## WHAT IS NEEDED
Give every entry again, word for word.
[[ EXERCISE INPUT, beginning ]]
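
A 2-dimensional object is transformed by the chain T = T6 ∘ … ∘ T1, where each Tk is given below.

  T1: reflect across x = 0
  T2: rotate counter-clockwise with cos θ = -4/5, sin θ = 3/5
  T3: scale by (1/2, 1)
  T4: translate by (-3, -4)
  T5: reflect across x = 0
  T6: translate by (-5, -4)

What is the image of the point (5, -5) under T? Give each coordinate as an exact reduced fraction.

T1 reflect across x = 0: (5, -5) → (-5, -5)
T2 rotate counter-clockwise with cos θ = -4/5, sin θ = 3/5: (-5, -5) → (7, 1)
T3 scale by (1/2, 1): (7, 1) → (7/2, 1)
T4 translate by (-3, -4): (7/2, 1) → (1/2, -3)
T5 reflect across x = 0: (1/2, -3) → (-1/2, -3)
T6 translate by (-5, -4): (-1/2, -3) → (-11/2, -7)

T(p) = (-11/2, -7)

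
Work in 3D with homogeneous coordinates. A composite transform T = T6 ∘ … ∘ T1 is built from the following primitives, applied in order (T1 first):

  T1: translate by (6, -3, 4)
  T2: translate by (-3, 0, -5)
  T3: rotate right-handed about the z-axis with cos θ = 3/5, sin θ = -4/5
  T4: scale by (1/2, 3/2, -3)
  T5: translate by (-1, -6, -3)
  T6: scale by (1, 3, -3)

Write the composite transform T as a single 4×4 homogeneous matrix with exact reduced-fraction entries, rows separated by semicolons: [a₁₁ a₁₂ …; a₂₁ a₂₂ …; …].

T1 = [1 0 0 6; 0 1 0 -3; 0 0 1 4; 0 0 0 1]
T2·T1 = [1 0 0 3; 0 1 0 -3; 0 0 1 -1; 0 0 0 1]
T3·…·T1 = [3/5 4/5 0 -3/5; -4/5 3/5 0 -21/5; 0 0 1 -1; 0 0 0 1]
T4·…·T1 = [3/10 2/5 0 -3/10; -6/5 9/10 0 -63/10; 0 0 -3 3; 0 0 0 1]
T5·…·T1 = [3/10 2/5 0 -13/10; -6/5 9/10 0 -123/10; 0 0 -3 0; 0 0 0 1]
T6·…·T1 = [3/10 2/5 0 -13/10; -18/5 27/10 0 -369/10; 0 0 9 0; 0 0 0 1]

T = [3/10 2/5 0 -13/10; -18/5 27/10 0 -369/10; 0 0 9 0; 0 0 0 1]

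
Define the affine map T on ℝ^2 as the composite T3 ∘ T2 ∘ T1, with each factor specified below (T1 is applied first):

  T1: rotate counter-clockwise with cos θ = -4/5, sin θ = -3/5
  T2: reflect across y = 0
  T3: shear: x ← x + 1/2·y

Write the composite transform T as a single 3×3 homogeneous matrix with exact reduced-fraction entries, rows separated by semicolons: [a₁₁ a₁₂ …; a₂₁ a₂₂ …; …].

T1 = [-4/5 3/5 0; -3/5 -4/5 0; 0 0 1]
T2·T1 = [-4/5 3/5 0; 3/5 4/5 0; 0 0 1]
T3·…·T1 = [-1/2 1 0; 3/5 4/5 0; 0 0 1]

T = [-1/2 1 0; 3/5 4/5 0; 0 0 1]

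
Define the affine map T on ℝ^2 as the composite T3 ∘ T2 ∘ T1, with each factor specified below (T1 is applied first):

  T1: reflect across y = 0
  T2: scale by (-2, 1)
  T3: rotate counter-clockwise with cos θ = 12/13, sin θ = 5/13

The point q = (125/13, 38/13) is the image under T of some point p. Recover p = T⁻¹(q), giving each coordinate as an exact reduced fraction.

T1 = [1 0 0; 0 -1 0; 0 0 1]
T2·T1 = [-2 0 0; 0 -1 0; 0 0 1]
T3·…·T1 = [-24/13 5/13 0; -10/13 -12/13 0; 0 0 1]
det M = 2; M⁻¹ = [-6/13 -5/26 0; 5/13 -12/13 0; 0 0 1]
M⁻¹ · (125/13, 38/13)ᵀ = (-5, 1)ᵀ

p = (-5, 1)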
[[ EXERCISE INPUT, end ]]
## RESPONSE TO THE EXERCISE
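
A 2-dimensional object is transformed by the chain T = T6 ∘ … ∘ T1, where each Tk is given below.

  T1: reflect across x = 0
  T2: rotate counter-clockwise with cos θ = -4/5, sin θ = 3/5
  T3: scale by (1/2, 1)
  T4: translate by (-3, -4)
  T5: reflect across x = 0
  T6: translate by (-5, -4)

What is the image of the point (5, -5) under T? Give each coordinate as an exact reduced fraction.

T1 reflect across x = 0: (5, -5) → (-5, -5)
T2 rotate counter-clockwise with cos θ = -4/5, sin θ = 3/5: (-5, -5) → (7, 1)
T3 scale by (1/2, 1): (7, 1) → (7/2, 1)
T4 translate by (-3, -4): (7/2, 1) → (1/2, -3)
T5 reflect across x = 0: (1/2, -3) → (-1/2, -3)
T6 translate by (-5, -4): (-1/2, -3) → (-11/2, -7)

T(p) = (-11/2, -7)

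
Work in 3D with homogeneous coordinates. A composite transform T = T6 ∘ … ∘ T1 is built from the following primitives, applied in order (T1 first):

  T1: translate by (6, -3, 4)
  T2: translate by (-3, 0, -5)
  T3: rotate right-handed about the z-axis with cos θ = 3/5, sin θ = -4/5
  T4: scale by (1/2, 3/2, -3)
  T5: translate by (-1, -6, -3)
  T6: scale by (1, 3, -3)

Write the composite transform T as a single 4×4 homogeneous matrix with exact reduced-fraction entries, rows separated by semicolons: [a₁₁ a₁₂ …; a₂₁ a₂₂ …; …].

T1 = [1 0 0 6; 0 1 0 -3; 0 0 1 4; 0 0 0 1]
T2·T1 = [1 0 0 3; 0 1 0 -3; 0 0 1 -1; 0 0 0 1]
T3·…·T1 = [3/5 4/5 0 -3/5; -4/5 3/5 0 -21/5; 0 0 1 -1; 0 0 0 1]
T4·…·T1 = [3/10 2/5 0 -3/10; -6/5 9/10 0 -63/10; 0 0 -3 3; 0 0 0 1]
T5·…·T1 = [3/10 2/5 0 -13/10; -6/5 9/10 0 -123/10; 0 0 -3 0; 0 0 0 1]
T6·…·T1 = [3/10 2/5 0 -13/10; -18/5 27/10 0 -369/10; 0 0 9 0; 0 0 0 1]

T = [3/10 2/5 0 -13/10; -18/5 27/10 0 -369/10; 0 0 9 0; 0 0 0 1]

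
Define the affine map T on ℝ^2 as the composite T3 ∘ T2 ∘ T1, with each factor specified below (T1 is applied first):

  T1: rotate counter-clockwise with cos θ = -4/5, sin θ = -3/5
  T2: reflect across y = 0
  T3: shear: x ← x + 1/2·y

Write the composite transform T as a single 3×3 homogeneous matrix with exact reduced-fraction entries, rows separated by semicolons: [a₁₁ a₁₂ …; a₂₁ a₂₂ …; …].

T1 = [-4/5 3/5 0; -3/5 -4/5 0; 0 0 1]
T2·T1 = [-4/5 3/5 0; 3/5 4/5 0; 0 0 1]
T3·…·T1 = [-1/2 1 0; 3/5 4/5 0; 0 0 1]

T = [-1/2 1 0; 3/5 4/5 0; 0 0 1]

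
Define the affine map T on ℝ^2 as the composite T3 ∘ T2 ∘ T1, with each factor specified below (T1 is applied first):

  T1: reflect across y = 0
  T2: scale by (-2, 1)
  T3: rotate counter-clockwise with cos θ = 12/13, sin θ = 5/13

The point q = (125/13, 38/13) is the image under T of some point p. Recover p = T⁻¹(q), giving each coordinate as an exact reduced fraction.

T1 = [1 0 0; 0 -1 0; 0 0 1]
T2·T1 = [-2 0 0; 0 -1 0; 0 0 1]
T3·…·T1 = [-24/13 5/13 0; -10/13 -12/13 0; 0 0 1]
det M = 2; M⁻¹ = [-6/13 -5/26 0; 5/13 -12/13 0; 0 0 1]
M⁻¹ · (125/13, 38/13)ᵀ = (-5, 1)ᵀ

p = (-5, 1)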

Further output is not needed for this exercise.